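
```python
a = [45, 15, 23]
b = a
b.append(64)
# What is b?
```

After line 1: a = [45, 15, 23]
After line 2 (b = a is an alias, same object): a = [45, 15, 23], b = [45, 15, 23]
After line 3 (b.append mutates the shared list): a = [45, 15, 23, 64], b = [45, 15, 23, 64]

[45, 15, 23, 64]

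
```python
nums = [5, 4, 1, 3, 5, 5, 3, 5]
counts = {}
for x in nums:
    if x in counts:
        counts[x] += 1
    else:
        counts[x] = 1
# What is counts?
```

Initial: counts = {}, nums = [5, 4, 1, 3, 5, 5, 3, 5]
See 5: counts = {5: 1}
See 4: counts = {5: 1, 4: 1}
See 1: counts = {5: 1, 4: 1, 1: 1}
See 3: counts = {5: 1, 4: 1, 1: 1, 3: 1}
See 5: counts = {5: 2, 4: 1, 1: 1, 3: 1}
See 5: counts = {5: 3, 4: 1, 1: 1, 3: 1}
See 3: counts = {5: 3, 4: 1, 1: 1, 3: 2}
See 5: counts = {5: 4, 4: 1, 1: 1, 3: 2}

{5: 4, 4: 1, 1: 1, 3: 2}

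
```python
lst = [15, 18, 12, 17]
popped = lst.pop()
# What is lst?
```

[15, 18, 12]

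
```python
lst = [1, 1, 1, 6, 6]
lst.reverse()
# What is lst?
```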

────────────────

## YOUR GOAL
Output the listing above in full, exactly as written.

## RESPONSE
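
```python
a = [45, 15, 23]
b = a
b.append(64)
# What is b?
```

After line 1: a = [45, 15, 23]
After line 2 (b = a is an alias, same object): a = [45, 15, 23], b = [45, 15, 23]
After line 3 (b.append mutates the shared list): a = [45, 15, 23, 64], b = [45, 15, 23, 64]

[45, 15, 23, 64]

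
```python
nums = [5, 4, 1, 3, 5, 5, 3, 5]
counts = {}
for x in nums:
    if x in counts:
        counts[x] += 1
    else:
        counts[x] = 1
# What is counts?
```

Initial: counts = {}, nums = [5, 4, 1, 3, 5, 5, 3, 5]
See 5: counts = {5: 1}
See 4: counts = {5: 1, 4: 1}
See 1: counts = {5: 1, 4: 1, 1: 1}
See 3: counts = {5: 1, 4: 1, 1: 1, 3: 1}
See 5: counts = {5: 2, 4: 1, 1: 1, 3: 1}
See 5: counts = {5: 3, 4: 1, 1: 1, 3: 1}
See 3: counts = {5: 3, 4: 1, 1: 1, 3: 2}
See 5: counts = {5: 4, 4: 1, 1: 1, 3: 2}

{5: 4, 4: 1, 1: 1, 3: 2}

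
```python
lst = [15, 18, 12, 17]
popped = lst.pop()
# What is lst?
```

[15, 18, 12]

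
```python
lst = [1, 1, 1, 6, 6]
lst.reverse()
# What is lst?
```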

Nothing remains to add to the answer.